(What is needed) Please repeat every entry that follows, keeping each one exactly the same.

(Saved data entries)
○ ○ ○ ○
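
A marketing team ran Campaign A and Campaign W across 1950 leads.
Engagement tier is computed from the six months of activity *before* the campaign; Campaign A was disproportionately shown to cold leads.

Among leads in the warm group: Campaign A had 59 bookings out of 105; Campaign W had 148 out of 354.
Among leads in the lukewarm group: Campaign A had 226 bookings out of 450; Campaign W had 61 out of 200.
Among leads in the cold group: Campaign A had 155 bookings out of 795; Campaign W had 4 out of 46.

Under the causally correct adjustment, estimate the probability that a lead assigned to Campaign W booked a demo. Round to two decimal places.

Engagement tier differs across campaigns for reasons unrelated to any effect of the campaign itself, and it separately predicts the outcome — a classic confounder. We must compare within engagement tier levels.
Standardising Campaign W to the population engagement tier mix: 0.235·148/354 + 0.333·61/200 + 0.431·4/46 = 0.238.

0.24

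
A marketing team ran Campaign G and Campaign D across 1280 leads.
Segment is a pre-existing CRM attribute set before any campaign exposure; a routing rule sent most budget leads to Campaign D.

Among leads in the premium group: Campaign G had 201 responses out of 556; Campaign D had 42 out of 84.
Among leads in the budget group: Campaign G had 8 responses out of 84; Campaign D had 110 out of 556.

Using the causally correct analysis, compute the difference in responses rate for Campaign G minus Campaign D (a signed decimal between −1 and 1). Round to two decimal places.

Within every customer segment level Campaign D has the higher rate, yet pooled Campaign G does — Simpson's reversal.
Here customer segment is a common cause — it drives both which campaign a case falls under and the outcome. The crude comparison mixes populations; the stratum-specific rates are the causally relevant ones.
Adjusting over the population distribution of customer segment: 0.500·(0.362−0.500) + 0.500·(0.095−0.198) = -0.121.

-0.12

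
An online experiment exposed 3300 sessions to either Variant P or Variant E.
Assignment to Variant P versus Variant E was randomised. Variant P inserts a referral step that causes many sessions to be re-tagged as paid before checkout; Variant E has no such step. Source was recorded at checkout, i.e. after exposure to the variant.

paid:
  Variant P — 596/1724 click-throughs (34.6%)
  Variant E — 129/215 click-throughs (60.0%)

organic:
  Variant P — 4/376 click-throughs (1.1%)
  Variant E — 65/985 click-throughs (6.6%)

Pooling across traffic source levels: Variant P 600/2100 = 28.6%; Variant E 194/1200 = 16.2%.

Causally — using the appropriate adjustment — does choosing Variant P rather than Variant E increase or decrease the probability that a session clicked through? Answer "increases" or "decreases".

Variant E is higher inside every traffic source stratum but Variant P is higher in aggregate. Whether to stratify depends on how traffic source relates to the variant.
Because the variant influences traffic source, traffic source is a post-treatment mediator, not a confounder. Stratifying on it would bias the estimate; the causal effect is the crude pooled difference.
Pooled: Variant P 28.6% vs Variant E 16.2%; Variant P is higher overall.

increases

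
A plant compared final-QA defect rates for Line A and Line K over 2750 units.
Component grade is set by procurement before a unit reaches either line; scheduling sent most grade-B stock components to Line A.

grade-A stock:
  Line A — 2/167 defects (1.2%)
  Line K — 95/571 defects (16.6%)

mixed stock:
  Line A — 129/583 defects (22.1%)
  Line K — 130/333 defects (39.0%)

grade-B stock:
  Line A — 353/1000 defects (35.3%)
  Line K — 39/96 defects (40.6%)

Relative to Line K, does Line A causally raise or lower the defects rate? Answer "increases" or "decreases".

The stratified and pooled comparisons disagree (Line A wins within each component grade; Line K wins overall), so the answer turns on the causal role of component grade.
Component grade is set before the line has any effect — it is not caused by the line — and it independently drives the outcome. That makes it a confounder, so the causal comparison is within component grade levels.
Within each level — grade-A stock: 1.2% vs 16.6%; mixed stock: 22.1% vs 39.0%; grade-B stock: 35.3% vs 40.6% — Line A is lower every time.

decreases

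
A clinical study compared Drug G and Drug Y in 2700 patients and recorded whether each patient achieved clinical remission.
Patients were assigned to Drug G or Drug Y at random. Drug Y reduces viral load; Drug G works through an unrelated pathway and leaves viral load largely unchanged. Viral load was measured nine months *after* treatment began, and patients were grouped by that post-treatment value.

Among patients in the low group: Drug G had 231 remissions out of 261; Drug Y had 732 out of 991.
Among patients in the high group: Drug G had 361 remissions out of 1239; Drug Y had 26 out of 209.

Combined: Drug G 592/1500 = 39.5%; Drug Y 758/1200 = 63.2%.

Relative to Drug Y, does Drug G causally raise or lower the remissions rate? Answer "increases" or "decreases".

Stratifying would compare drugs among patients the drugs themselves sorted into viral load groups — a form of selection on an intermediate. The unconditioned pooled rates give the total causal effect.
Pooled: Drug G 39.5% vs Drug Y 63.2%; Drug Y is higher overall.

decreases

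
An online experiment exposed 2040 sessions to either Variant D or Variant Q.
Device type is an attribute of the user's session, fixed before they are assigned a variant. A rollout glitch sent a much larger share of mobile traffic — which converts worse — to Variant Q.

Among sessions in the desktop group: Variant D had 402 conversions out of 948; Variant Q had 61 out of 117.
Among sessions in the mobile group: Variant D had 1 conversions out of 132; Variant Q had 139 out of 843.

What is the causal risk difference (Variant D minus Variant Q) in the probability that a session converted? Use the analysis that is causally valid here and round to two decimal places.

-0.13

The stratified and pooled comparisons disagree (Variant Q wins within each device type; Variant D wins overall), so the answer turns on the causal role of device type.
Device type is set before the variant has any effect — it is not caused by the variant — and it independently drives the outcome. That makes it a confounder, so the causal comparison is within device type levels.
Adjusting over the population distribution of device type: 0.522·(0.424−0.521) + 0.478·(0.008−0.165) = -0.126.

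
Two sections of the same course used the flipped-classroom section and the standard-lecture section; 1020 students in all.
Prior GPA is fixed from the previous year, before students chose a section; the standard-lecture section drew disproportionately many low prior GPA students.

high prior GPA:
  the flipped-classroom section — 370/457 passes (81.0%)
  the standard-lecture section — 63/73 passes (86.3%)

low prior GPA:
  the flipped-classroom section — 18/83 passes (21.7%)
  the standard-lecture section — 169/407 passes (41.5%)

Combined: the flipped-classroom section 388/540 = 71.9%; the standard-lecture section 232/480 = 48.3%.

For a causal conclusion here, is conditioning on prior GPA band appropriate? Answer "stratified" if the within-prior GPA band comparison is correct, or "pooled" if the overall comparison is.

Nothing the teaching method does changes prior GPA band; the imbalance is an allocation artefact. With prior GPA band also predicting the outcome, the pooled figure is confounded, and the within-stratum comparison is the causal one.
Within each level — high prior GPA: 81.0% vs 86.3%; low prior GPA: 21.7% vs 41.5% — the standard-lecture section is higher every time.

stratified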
○ ○ ○ ○
(Response to this exercise)
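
A marketing team ran Campaign A and Campaign W across 1950 leads.
Engagement tier is computed from the six months of activity *before* the campaign; Campaign A was disproportionately shown to cold leads.

Among leads in the warm group: Campaign A had 59 bookings out of 105; Campaign W had 148 out of 354.
Among leads in the lukewarm group: Campaign A had 226 bookings out of 450; Campaign W had 61 out of 200.
Among leads in the cold group: Campaign A had 155 bookings out of 795; Campaign W had 4 out of 46.

Under the causally correct adjustment, estimate the probability that a lead assigned to Campaign W booked a demo. Round to two decimal places.

Engagement tier differs across campaigns for reasons unrelated to any effect of the campaign itself, and it separately predicts the outcome — a classic confounder. We must compare within engagement tier levels.
Standardising Campaign W to the population engagement tier mix: 0.235·148/354 + 0.333·61/200 + 0.431·4/46 = 0.238.

0.24

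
A marketing team ran Campaign G and Campaign D across 1280 leads.
Segment is a pre-existing CRM attribute set before any campaign exposure; a routing rule sent most budget leads to Campaign D.

Among leads in the premium group: Campaign G had 201 responses out of 556; Campaign D had 42 out of 84.
Among leads in the budget group: Campaign G had 8 responses out of 84; Campaign D had 110 out of 556.

Using the causally correct analysis, compute the difference in responses rate for Campaign G minus Campaign D (a signed decimal between −1 and 1). Round to two decimal places.

Within every customer segment level Campaign D has the higher rate, yet pooled Campaign G does — Simpson's reversal.
Here customer segment is a common cause — it drives both which campaign a case falls under and the outcome. The crude comparison mixes populations; the stratum-specific rates are the causally relevant ones.
Adjusting over the population distribution of customer segment: 0.500·(0.362−0.500) + 0.500·(0.095−0.198) = -0.121.

-0.12

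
An online experiment exposed 3300 sessions to either Variant P or Variant E.
Assignment to Variant P versus Variant E was randomised. Variant P inserts a referral step that causes many sessions to be re-tagged as paid before checkout; Variant E has no such step. Source was recorded at checkout, i.e. after exposure to the variant.

paid:
  Variant P — 596/1724 click-throughs (34.6%)
  Variant E — 129/215 click-throughs (60.0%)

organic:
  Variant P — 4/376 click-throughs (1.1%)
  Variant E — 65/985 click-throughs (6.6%)

Pooling across traffic source levels: Variant P 600/2100 = 28.6%; Variant E 194/1200 = 16.2%.

Causally — using the appropriate adjustment — does choosing Variant P rather than Variant E increase or decrease the probability that a session clicked through? Answer "increases" or "decreases".

Variant E is higher inside every traffic source stratum but Variant P is higher in aggregate. Whether to stratify depends on how traffic source relates to the variant.
Because the variant influences traffic source, traffic source is a post-treatment mediator, not a confounder. Stratifying on it would bias the estimate; the causal effect is the crude pooled difference.
Pooled: Variant P 28.6% vs Variant E 16.2%; Variant P is higher overall.

increases

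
A plant compared final-QA defect rates for Line A and Line K over 2750 units.
Component grade is set by procurement before a unit reaches either line; scheduling sent most grade-B stock components to Line A.

grade-A stock:
  Line A — 2/167 defects (1.2%)
  Line K — 95/571 defects (16.6%)

mixed stock:
  Line A — 129/583 defects (22.1%)
  Line K — 130/333 defects (39.0%)

grade-B stock:
  Line A — 353/1000 defects (35.3%)
  Line K — 39/96 defects (40.6%)

Relative to Line K, does Line A causally raise or lower the defects rate? Answer "increases" or "decreases".

The stratified and pooled comparisons disagree (Line A wins within each component grade; Line K wins overall), so the answer turns on the causal role of component grade.
Component grade is set before the line has any effect — it is not caused by the line — and it independently drives the outcome. That makes it a confounder, so the causal comparison is within component grade levels.
Within each level — grade-A stock: 1.2% vs 16.6%; mixed stock: 22.1% vs 39.0%; grade-B stock: 35.3% vs 40.6% — Line A is lower every time.

decreases

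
A clinical study compared Drug G and Drug Y in 2700 patients and recorded whether each patient achieved clinical remission.
Patients were assigned to Drug G or Drug Y at random. Drug Y reduces viral load; Drug G works through an unrelated pathway and leaves viral load largely unchanged. Viral load was measured nine months *after* treatment began, and patients were grouped by that post-treatment value.

Among patients in the low group: Drug G had 231 remissions out of 261; Drug Y had 732 out of 991.
Among patients in the high group: Drug G had 361 remissions out of 1239; Drug Y had 26 out of 209.

Combined: Drug G 592/1500 = 39.5%; Drug Y 758/1200 = 63.2%.

Relative to Drug Y, does Drug G causally raise or lower the remissions rate? Answer "increases" or "decreases".

Stratifying would compare drugs among patients the drugs themselves sorted into viral load groups — a form of selection on an intermediate. The unconditioned pooled rates give the total causal effect.
Pooled: Drug G 39.5% vs Drug Y 63.2%; Drug Y is higher overall.

decreases

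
An online experiment exposed 2040 sessions to either Variant D or Variant Q.
Device type is an attribute of the user's session, fixed before they are assigned a variant. A rollout glitch sent a much larger share of mobile traffic — which converts worse — to Variant Q.

Among sessions in the desktop group: Variant D had 402 conversions out of 948; Variant Q had 61 out of 117.
Among sessions in the mobile group: Variant D had 1 conversions out of 132; Variant Q had 139 out of 843.

What is the causal risk difference (Variant D minus Variant Q) in the probability that a session converted? Use the analysis that is causally valid here and round to two decimal places.

-0.13

The stratified and pooled comparisons disagree (Variant Q wins within each device type; Variant D wins overall), so the answer turns on the causal role of device type.
Device type is set before the variant has any effect — it is not caused by the variant — and it independently drives the outcome. That makes it a confounder, so the causal comparison is within device type levels.
Adjusting over the population distribution of device type: 0.522·(0.424−0.521) + 0.478·(0.008−0.165) = -0.126.

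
Two sections of the same course used the flipped-classroom section and the standard-lecture section; 1020 students in all.
Prior GPA is fixed from the previous year, before students chose a section; the standard-lecture section drew disproportionately many low prior GPA students.

high prior GPA:
  the flipped-classroom section — 370/457 passes (81.0%)
  the standard-lecture section — 63/73 passes (86.3%)

low prior GPA:
  the flipped-classroom section — 18/83 passes (21.7%)
  the standard-lecture section — 169/407 passes (41.5%)

Combined: the flipped-classroom section 388/540 = 71.9%; the standard-lecture section 232/480 = 48.3%.

For a causal conclusion here, is conditioning on prior GPA band appropriate? Answer "stratified" if the within-prior GPA band comparison is correct, or "pooled" if the overall comparison is.

Nothing the teaching method does changes prior GPA band; the imbalance is an allocation artefact. With prior GPA band also predicting the outcome, the pooled figure is confounded, and the within-stratum comparison is the causal one.
Within each level — high prior GPA: 81.0% vs 86.3%; low prior GPA: 21.7% vs 41.5% — the standard-lecture section is higher every time.

stratified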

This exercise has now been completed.